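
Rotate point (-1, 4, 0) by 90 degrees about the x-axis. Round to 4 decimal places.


x' = -1
y' = 4*cos(90) - 0*sin(90) = 0
z' = 4*sin(90) + 0*cos(90) = 4

(-1, 0, 4)


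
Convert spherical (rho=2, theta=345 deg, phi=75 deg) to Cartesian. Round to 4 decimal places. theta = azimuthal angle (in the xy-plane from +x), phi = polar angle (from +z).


x = 2 * sin(75) * cos(345) = 1.866
y = 2 * sin(75) * sin(345) = -0.5
z = 2 * cos(75) = 0.5176

(1.866, -0.5, 0.5176)


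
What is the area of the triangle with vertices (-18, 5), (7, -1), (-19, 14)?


Area = |x1(y2-y3) + x2(y3-y1) + x3(y1-y2)| / 2
= |-18*(-1-14) + 7*(14-5) + -19*(5--1)| / 2
= 109.5

109.5


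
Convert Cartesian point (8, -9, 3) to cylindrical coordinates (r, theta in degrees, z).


r = sqrt(8^2 + (-9)^2) = 12.0416
theta = atan2(-9, 8) = 311.6335 deg
z = 3

r = 12.0416, theta = 311.6335 deg, z = 3


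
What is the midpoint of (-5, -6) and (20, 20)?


Midpoint = ((-5+20)/2, (-6+20)/2) = (7.5, 7)

(7.5, 7)


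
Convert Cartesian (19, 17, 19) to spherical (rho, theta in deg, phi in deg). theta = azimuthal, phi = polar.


rho = sqrt(19^2 + 17^2 + 19^2) = 31.7962
theta = atan2(17, 19) = 41.8202 deg
phi = acos(19/31.7962) = 53.305 deg

rho = 31.7962, theta = 41.8202 deg, phi = 53.305 deg


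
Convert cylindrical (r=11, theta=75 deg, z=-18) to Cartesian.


x = 11 * cos(75) = 2.847
y = 11 * sin(75) = 10.6252
z = -18

(2.847, 10.6252, -18)


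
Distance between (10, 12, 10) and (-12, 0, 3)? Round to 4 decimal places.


d = sqrt((-12-10)^2 + (0-12)^2 + (3-10)^2) = 26.0192

26.0192


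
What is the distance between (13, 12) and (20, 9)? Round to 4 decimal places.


d = sqrt((20-13)^2 + (9-12)^2) = 7.6158

7.6158


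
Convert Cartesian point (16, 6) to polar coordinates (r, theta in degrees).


r = sqrt(16^2 + 6^2) = 17.088
theta = atan2(6, 16) = 20.556 degrees

r = 17.088, theta = 20.556 degrees


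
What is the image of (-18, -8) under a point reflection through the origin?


Reflection through origin: (x, y) -> (-x, -y)
(-18, -8) -> (18, 8)

(18, 8)


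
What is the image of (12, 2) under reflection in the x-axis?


Reflection across x-axis: (x, y) -> (x, -y)
(12, 2) -> (12, -2)

(12, -2)


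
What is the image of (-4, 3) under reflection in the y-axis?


Reflection across y-axis: (x, y) -> (-x, y)
(-4, 3) -> (4, 3)

(4, 3)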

════════════════

ASSIGNMENT:
Everything in the material should be repeated exactly as written.

PROBLEM SOLUTION:
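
Rotate point (-1, 4, 0) by 90 degrees about the x-axis. Round to 4 decimal places.


x' = -1
y' = 4*cos(90) - 0*sin(90) = 0
z' = 4*sin(90) + 0*cos(90) = 4

(-1, 0, 4)


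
Convert spherical (rho=2, theta=345 deg, phi=75 deg) to Cartesian. Round to 4 decimal places. theta = azimuthal angle (in the xy-plane from +x), phi = polar angle (from +z).


x = 2 * sin(75) * cos(345) = 1.866
y = 2 * sin(75) * sin(345) = -0.5
z = 2 * cos(75) = 0.5176

(1.866, -0.5, 0.5176)


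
What is the area of the triangle with vertices (-18, 5), (7, -1), (-19, 14)?


Area = |x1(y2-y3) + x2(y3-y1) + x3(y1-y2)| / 2
= |-18*(-1-14) + 7*(14-5) + -19*(5--1)| / 2
= 109.5

109.5


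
Convert Cartesian point (8, -9, 3) to cylindrical coordinates (r, theta in degrees, z).


r = sqrt(8^2 + (-9)^2) = 12.0416
theta = atan2(-9, 8) = 311.6335 deg
z = 3

r = 12.0416, theta = 311.6335 deg, z = 3


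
What is the midpoint of (-5, -6) and (20, 20)?


Midpoint = ((-5+20)/2, (-6+20)/2) = (7.5, 7)

(7.5, 7)


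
Convert Cartesian (19, 17, 19) to spherical (rho, theta in deg, phi in deg). theta = azimuthal, phi = polar.


rho = sqrt(19^2 + 17^2 + 19^2) = 31.7962
theta = atan2(17, 19) = 41.8202 deg
phi = acos(19/31.7962) = 53.305 deg

rho = 31.7962, theta = 41.8202 deg, phi = 53.305 deg


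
Convert cylindrical (r=11, theta=75 deg, z=-18) to Cartesian.


x = 11 * cos(75) = 2.847
y = 11 * sin(75) = 10.6252
z = -18

(2.847, 10.6252, -18)


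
Distance between (10, 12, 10) and (-12, 0, 3)? Round to 4 decimal places.


d = sqrt((-12-10)^2 + (0-12)^2 + (3-10)^2) = 26.0192

26.0192


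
What is the distance between (13, 12) and (20, 9)? Round to 4 decimal places.


d = sqrt((20-13)^2 + (9-12)^2) = 7.6158

7.6158


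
Convert Cartesian point (16, 6) to polar coordinates (r, theta in degrees).


r = sqrt(16^2 + 6^2) = 17.088
theta = atan2(6, 16) = 20.556 degrees

r = 17.088, theta = 20.556 degrees


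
What is the image of (-18, -8) under a point reflection through the origin?


Reflection through origin: (x, y) -> (-x, -y)
(-18, -8) -> (18, 8)

(18, 8)


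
What is the image of (12, 2) under reflection in the x-axis?


Reflection across x-axis: (x, y) -> (x, -y)
(12, 2) -> (12, -2)

(12, -2)


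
What is the image of (-4, 3) under reflection in the y-axis?


Reflection across y-axis: (x, y) -> (-x, y)
(-4, 3) -> (4, 3)

(4, 3)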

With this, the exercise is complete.